Dataset items
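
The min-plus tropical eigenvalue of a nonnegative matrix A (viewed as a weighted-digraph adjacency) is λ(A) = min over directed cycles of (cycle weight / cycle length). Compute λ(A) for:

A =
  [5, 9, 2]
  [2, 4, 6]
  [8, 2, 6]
λ(A) = 2

Enumerate directed cycles and compute their means (weight / length). Sample:
  cycle 0 → 0: weight = 5, length = 1, mean = 5/1 ≈ 5.000
  cycle 1 → 1: weight = 4, length = 1, mean = 4/1 ≈ 4.000
  cycle 2 → 2: weight = 6, length = 1, mean = 6/1 ≈ 6.000
  cycle 0 → 1 → 0: weight = 11, length = 2, mean = 11/2 ≈ 5.500
  cycle 0 → 2 → 0: weight = 10, length = 2, mean = 10/2 ≈ 5.000
  cycle 1 → 0 → 1: weight = 11, length = 2, mean = 11/2 ≈ 5.500
Minimum mean = 2.000, attained e.g. along the cycle 0 → 2 → 1 → 0 with weight 6 and length 3. So λ(A) = 6/3 = 2.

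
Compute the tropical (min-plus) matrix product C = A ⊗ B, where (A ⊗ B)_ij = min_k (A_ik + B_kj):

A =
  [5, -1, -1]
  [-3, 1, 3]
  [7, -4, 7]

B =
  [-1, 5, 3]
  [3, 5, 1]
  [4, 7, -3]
A ⊗ B =
  [2, 4, -4]
  [-4, 2, 0]
  [-1, 1, -3]

Apply the min-plus product entry-by-entry:
  C[0][0] = min over k of (A[0][0] + B[0][0] = 5 + -1 = 4, A[0][1] + B[1][0] = -1 + 3 = 2, A[0][2] + B[2][0] = -1 + 4 = 3) = 2 (attained at k = 1)
  C[0][1] = min over k of (A[0][0] + B[0][1] = 5 + 5 = 10, A[0][1] + B[1][1] = -1 + 5 = 4, A[0][2] + B[2][1] = -1 + 7 = 6) = 4 (attained at k = 1)
  C[0][2] = min over k of (A[0][0] + B[0][2] = 5 + 3 = 8, A[0][1] + B[1][2] = -1 + 1 = 0, A[0][2] + B[2][2] = -1 + -3 = -4) = -4 (attained at k = 2)
  C[1][0] = min over k of (A[1][0] + B[0][0] = -3 + -1 = -4, A[1][1] + B[1][0] = 1 + 3 = 4, A[1][2] + B[2][0] = 3 + 4 = 7) = -4 (attained at k = 0)
  C[1][1] = min over k of (A[1][0] + B[0][1] = -3 + 5 = 2, A[1][1] + B[1][1] = 1 + 5 = 6, A[1][2] + B[2][1] = 3 + 7 = 10) = 2 (attained at k = 0)
  C[1][2] = min over k of (A[1][0] + B[0][2] = -3 + 3 = 0, A[1][1] + B[1][2] = 1 + 1 = 2, A[1][2] + B[2][2] = 3 + -3 = 0) = 0 (attained at k = 0)
  C[2][0] = min over k of (A[2][0] + B[0][0] = 7 + -1 = 6, A[2][1] + B[1][0] = -4 + 3 = -1, A[2][2] + B[2][0] = 7 + 4 = 11) = -1 (attained at k = 1)
  C[2][1] = min over k of (A[2][0] + B[0][1] = 7 + 5 = 12, A[2][1] + B[1][1] = -4 + 5 = 1, A[2][2] + B[2][1] = 7 + 7 = 14) = 1 (attained at k = 1)
  C[2][2] = min over k of (A[2][0] + B[0][2] = 7 + 3 = 10, A[2][1] + B[1][2] = -4 + 1 = -3, A[2][2] + B[2][2] = 7 + -3 = 4) = -3 (attained at k = 1)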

__TRY IT__: Output the entire set of records exactly as shown.

__SOLUTION TO THE PROBLEM__:
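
The min-plus tropical eigenvalue of a nonnegative matrix A (viewed as a weighted-digraph adjacency) is λ(A) = min over directed cycles of (cycle weight / cycle length). Compute λ(A) for:

A =
  [5, 9, 2]
  [2, 4, 6]
  [8, 2, 6]
λ(A) = 2

Enumerate directed cycles and compute their means (weight / length). Sample:
  cycle 0 → 0: weight = 5, length = 1, mean = 5/1 ≈ 5.000
  cycle 1 → 1: weight = 4, length = 1, mean = 4/1 ≈ 4.000
  cycle 2 → 2: weight = 6, length = 1, mean = 6/1 ≈ 6.000
  cycle 0 → 1 → 0: weight = 11, length = 2, mean = 11/2 ≈ 5.500
  cycle 0 → 2 → 0: weight = 10, length = 2, mean = 10/2 ≈ 5.000
  cycle 1 → 0 → 1: weight = 11, length = 2, mean = 11/2 ≈ 5.500
Minimum mean = 2.000, attained e.g. along the cycle 0 → 2 → 1 → 0 with weight 6 and length 3. So λ(A) = 6/3 = 2.

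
Compute the tropical (min-plus) matrix product C = A ⊗ B, where (A ⊗ B)_ij = min_k (A_ik + B_kj):

A =
  [5, -1, -1]
  [-3, 1, 3]
  [7, -4, 7]

B =
  [-1, 5, 3]
  [3, 5, 1]
  [4, 7, -3]
A ⊗ B =
  [2, 4, -4]
  [-4, 2, 0]
  [-1, 1, -3]

Apply the min-plus product entry-by-entry:
  C[0][0] = min over k of (A[0][0] + B[0][0] = 5 + -1 = 4, A[0][1] + B[1][0] = -1 + 3 = 2, A[0][2] + B[2][0] = -1 + 4 = 3) = 2 (attained at k = 1)
  C[0][1] = min over k of (A[0][0] + B[0][1] = 5 + 5 = 10, A[0][1] + B[1][1] = -1 + 5 = 4, A[0][2] + B[2][1] = -1 + 7 = 6) = 4 (attained at k = 1)
  C[0][2] = min over k of (A[0][0] + B[0][2] = 5 + 3 = 8, A[0][1] + B[1][2] = -1 + 1 = 0, A[0][2] + B[2][2] = -1 + -3 = -4) = -4 (attained at k = 2)
  C[1][0] = min over k of (A[1][0] + B[0][0] = -3 + -1 = -4, A[1][1] + B[1][0] = 1 + 3 = 4, A[1][2] + B[2][0] = 3 + 4 = 7) = -4 (attained at k = 0)
  C[1][1] = min over k of (A[1][0] + B[0][1] = -3 + 5 = 2, A[1][1] + B[1][1] = 1 + 5 = 6, A[1][2] + B[2][1] = 3 + 7 = 10) = 2 (attained at k = 0)
  C[1][2] = min over k of (A[1][0] + B[0][2] = -3 + 3 = 0, A[1][1] + B[1][2] = 1 + 1 = 2, A[1][2] + B[2][2] = 3 + -3 = 0) = 0 (attained at k = 0)
  C[2][0] = min over k of (A[2][0] + B[0][0] = 7 + -1 = 6, A[2][1] + B[1][0] = -4 + 3 = -1, A[2][2] + B[2][0] = 7 + 4 = 11) = -1 (attained at k = 1)
  C[2][1] = min over k of (A[2][0] + B[0][1] = 7 + 5 = 12, A[2][1] + B[1][1] = -4 + 5 = 1, A[2][2] + B[2][1] = 7 + 7 = 14) = 1 (attained at k = 1)
  C[2][2] = min over k of (A[2][0] + B[0][2] = 7 + 3 = 10, A[2][1] + B[1][2] = -4 + 1 = -3, A[2][2] + B[2][2] = 7 + -3 = 4) = -3 (attained at k = 1)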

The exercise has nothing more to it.